[Action item]
Retype exactly the lines from the one that contains "Of [FeF₆]⁴− and" through the final line of the material below, and add nothing else.

[Entries shown]
━━━
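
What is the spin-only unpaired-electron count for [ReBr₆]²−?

3

Ligand charges: each bromide is −1. With an overall charge of −2 the rhenium centre must be in the +4 oxidation state.
Group 7 minus oxidation state 4 gives a d³ configuration.
In an octahedral field the d³ configuration is t₂g³e_g⁰ (only one arrangement possible), giving 3 unpaired electrons.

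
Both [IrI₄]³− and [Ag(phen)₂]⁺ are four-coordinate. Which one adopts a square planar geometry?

[IrI₄]³−

For [IrI₄]³−: Each iodide is −1; balancing the −3 overall charge requires Ir(I). Ir sits in group 9, so the d-electron count is 9 − 1 = 8. A 5d d⁸ ion has a large crystal-field splitting; square planar leaves the high-energy d_{x²−y²} orbital empty and maximises CFSE. → square planar.
For [Ag(phen)₂]⁺: Summing ligand charges against the +1 overall charge gives an oxidation state of +1 for silver. Silver is a group-11 element; Ag(I) is therefore d¹⁰. A d¹⁰ ion has no crystal-field stabilisation preference between square planar and tetrahedral, so four ligands adopt the sterically favoured tetrahedral geometry. → tetrahedral.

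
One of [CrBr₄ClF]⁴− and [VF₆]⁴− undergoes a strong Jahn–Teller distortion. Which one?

[CrBr₄ClF]⁴−: Summing ligand charges against the −4 overall charge gives an oxidation state of +2 for chromium. Group 6 minus oxidation state 2 gives a d⁴ configuration. Bromide, chloride, and fluoride are weak-field ligands for a first-row metal, so the complex is high-spin. The t₂g³e_g¹ (high-spin) configuration has an unevenly filled e_g set; the Jahn–Teller theorem predicts a tetragonal distortion (typically axial elongation) to lift the degeneracy.
[VF₆]⁴−: Each fluoride is −1; balancing the −4 overall charge requires V(II). V sits in group 5, so the d-electron count is 5 − 2 = 3. The d³ configuration leaves the e_g set evenly filled (or empty) — no strong Jahn–Teller driving force.

[CrBr₄ClF]⁴−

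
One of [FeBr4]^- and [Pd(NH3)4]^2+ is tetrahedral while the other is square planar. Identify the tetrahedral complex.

For [FeBr4]^-: Summing ligand charges against the −1 overall charge gives an oxidation state of +3 for iron. Fe sits in group 8, so the d-electron count is 8 − 3 = 5. A high-spin d⁵ ion has zero CFSE in either geometry, so four ligands adopt the sterically favoured tetrahedral geometry. → tetrahedral.
For [Pd(NH3)4]^2+: Ammonia is neutral; balancing the +2 overall charge requires Pd(II). Group 10 minus oxidation state 2 gives a d⁸ configuration. A 4d d⁸ ion has a large crystal-field splitting; square planar leaves the high-energy d_{x²−y²} orbital empty and maximises CFSE. → square planar.

[FeBr4]^-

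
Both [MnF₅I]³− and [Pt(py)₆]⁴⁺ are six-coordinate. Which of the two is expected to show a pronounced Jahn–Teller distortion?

[MnF₅I]³−

[MnF₅I]³−: Ligand charges: each fluoride is −1; each iodide is −1. With an overall charge of −3 the manganese centre must be in the +3 oxidation state. Mn sits in group 7, so the d-electron count is 7 − 3 = 4. Fluoride and iodide are weak-field ligands for a first-row metal, so the complex is high-spin. The t₂g³e_g¹ (high-spin) configuration has an unevenly filled e_g set; the Jahn–Teller theorem predicts a tetragonal distortion (typically axial elongation) to lift the degeneracy.
[Pt(py)₆]⁴⁺: Ligand charges: pyridine is neutral. With an overall charge of +4 the platinum centre must be in the +4 oxidation state. Pt sits in group 10, so the d-electron count is 10 − 4 = 6. A 5d ion has a large Δₒ and is invariably low-spin. The d⁶ configuration leaves the e_g set evenly filled (or empty) — no strong Jahn–Teller driving force.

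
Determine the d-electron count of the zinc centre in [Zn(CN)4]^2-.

d10

Ligand charges: each cyanide is −1. With an overall charge of −2 the zinc centre must be in the +2 oxidation state.
Zinc is a group-12 element; Zn(II) is therefore d¹⁰.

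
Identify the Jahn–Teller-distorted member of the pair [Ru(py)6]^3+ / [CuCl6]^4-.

[Ru(py)6]^3+: Summing ligand charges against the +3 overall charge gives an oxidation state of +3 for ruthenium. Ruthenium is a group-8 element; Ru(III) is therefore d⁵. A 4d ion has a large Δₒ and is invariably low-spin. The d⁵ configuration leaves the e_g set evenly filled (or empty) — no strong Jahn–Teller driving force.
[CuCl6]^4-: Each chloride is −1; balancing the −4 overall charge requires Cu(II). Copper is a group-11 element; Cu(II) is therefore d⁹. The t₂g⁶e_g³ configuration has an unevenly filled e_g set; the Jahn–Teller theorem predicts a tetragonal distortion (typically axial elongation) to lift the degeneracy.

[CuCl6]^4-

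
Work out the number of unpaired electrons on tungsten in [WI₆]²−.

2

Each iodide is −1; balancing the −2 overall charge requires W(IV).
Group 6 minus oxidation state 4 gives a d² configuration.
In an octahedral field the d² configuration is t₂g²e_g⁰ (only one arrangement possible), giving 2 unpaired electrons.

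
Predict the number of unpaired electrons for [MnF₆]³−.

Each fluoride is −1; balancing the −3 overall charge requires Mn(III).
Manganese is a group-7 element; Mn(III) is therefore d⁴.
The spin state decides the count: Fluoride is a weak-field ligand for a first-row metal, so the complex is high-spin.
An octahedral high-spin d⁴ ion is t₂g³e_g¹, giving 4 unpaired electrons.

4 unpaired electrons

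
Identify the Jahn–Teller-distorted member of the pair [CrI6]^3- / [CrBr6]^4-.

[CrI6]^3-: Summing ligand charges against the −3 overall charge gives an oxidation state of +3 for chromium. Group 6 minus oxidation state 3 gives a d³ configuration. The d³ configuration leaves the e_g set evenly filled (or empty) — no strong Jahn–Teller driving force.
[CrBr6]^4-: Summing ligand charges against the −4 overall charge gives an oxidation state of +2 for chromium. Group 6 minus oxidation state 2 gives a d⁴ configuration. Bromide is a weak-field ligand for a first-row metal, so the complex is high-spin. The t₂g³e_g¹ (high-spin) configuration has an unevenly filled e_g set; the Jahn–Teller theorem predicts a tetragonal distortion (typically axial elongation) to lift the degeneracy.

[CrBr6]^4-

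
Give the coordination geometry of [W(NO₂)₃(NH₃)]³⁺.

Ligand charges: each nitro (N-bound nitrite) is −1; ammonia is neutral. With an overall charge of +3 the tungsten centre must be in the +6 oxidation state.
Tungsten is a group-6 element; W(VI) is therefore d⁰.
Coordination number: 4.
A d⁰ ion has no crystal-field stabilisation preference between square planar and tetrahedral, so four ligands adopt the sterically favoured tetrahedral geometry.

tetrahedral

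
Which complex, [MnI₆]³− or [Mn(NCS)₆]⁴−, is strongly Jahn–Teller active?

[MnI₆]³−: Ligand charges: each iodide is −1. With an overall charge of −3 the manganese centre must be in the +3 oxidation state. Manganese is a group-7 element; Mn(III) is therefore d⁴. Iodide is a weak-field ligand for a first-row metal, so the complex is high-spin. The t₂g³e_g¹ (high-spin) configuration has an unevenly filled e_g set; the Jahn–Teller theorem predicts a tetragonal distortion (typically axial elongation) to lift the degeneracy.
[Mn(NCS)₆]⁴−: Summing ligand charges against the −4 overall charge gives an oxidation state of +2 for manganese. Group 7 minus oxidation state 2 gives a d⁵ configuration. Isothiocyanate is a weak-field ligand for a first-row metal, so the complex is high-spin. The d⁵ configuration leaves the e_g set evenly filled (or empty) — no strong Jahn–Teller driving force.

[MnI₆]³−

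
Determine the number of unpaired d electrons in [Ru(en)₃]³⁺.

1 unpaired electron

Ligand charges: ethylenediamine is neutral. With an overall charge of +3 the ruthenium centre must be in the +3 oxidation state.
Ruthenium is a group-8 element; Ru(III) is therefore d⁵.
Counting donor atoms: 3×ethylenediamine (bidentate) → 6 donors. Coordination number = 6.
The spin state decides the count: a 4d ion has a large Δₒ and is invariably low-spin.
An octahedral low-spin d⁵ ion is t₂g⁵e_g⁰, giving 1 unpaired electron.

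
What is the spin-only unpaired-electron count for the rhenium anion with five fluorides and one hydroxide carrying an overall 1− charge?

2

Summing ligand charges against the −1 overall charge gives an oxidation state of +5 for rhenium.
Group 7 minus oxidation state 5 gives a d² configuration.
In an octahedral field the d² configuration is t₂g²e_g⁰ (only one arrangement possible), giving 2 unpaired electrons.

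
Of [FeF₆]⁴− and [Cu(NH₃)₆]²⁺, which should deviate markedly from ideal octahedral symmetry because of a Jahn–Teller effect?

[FeF₆]⁴−: Ligand charges: each fluoride is −1. With an overall charge of −4 the iron centre must be in the +2 oxidation state. Iron is a group-8 element; Fe(II) is therefore d⁶. Fluoride is a weak-field ligand for a first-row metal, so the complex is high-spin. The d⁶ configuration leaves the e_g set evenly filled (or empty) — no strong Jahn–Teller driving force.
[Cu(NH₃)₆]²⁺: Ammonia is neutral; balancing the +2 overall charge requires Cu(II). Group 11 minus oxidation state 2 gives a d⁹ configuration. The t₂g⁶e_g³ configuration has an unevenly filled e_g set; the Jahn–Teller theorem predicts a tetragonal distortion (typically axial elongation) to lift the degeneracy.

[Cu(NH₃)₆]²⁺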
━━━
[Exercise result]
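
Of [FeF₆]⁴− and [Cu(NH₃)₆]²⁺, which should deviate markedly from ideal octahedral symmetry because of a Jahn–Teller effect?

[FeF₆]⁴−: Ligand charges: each fluoride is −1. With an overall charge of −4 the iron centre must be in the +2 oxidation state. Iron is a group-8 element; Fe(II) is therefore d⁶. Fluoride is a weak-field ligand for a first-row metal, so the complex is high-spin. The d⁶ configuration leaves the e_g set evenly filled (or empty) — no strong Jahn–Teller driving force.
[Cu(NH₃)₆]²⁺: Ammonia is neutral; balancing the +2 overall charge requires Cu(II). Group 11 minus oxidation state 2 gives a d⁹ configuration. The t₂g⁶e_g³ configuration has an unevenly filled e_g set; the Jahn–Teller theorem predicts a tetragonal distortion (typically axial elongation) to lift the degeneracy.

[Cu(NH₃)₆]²⁺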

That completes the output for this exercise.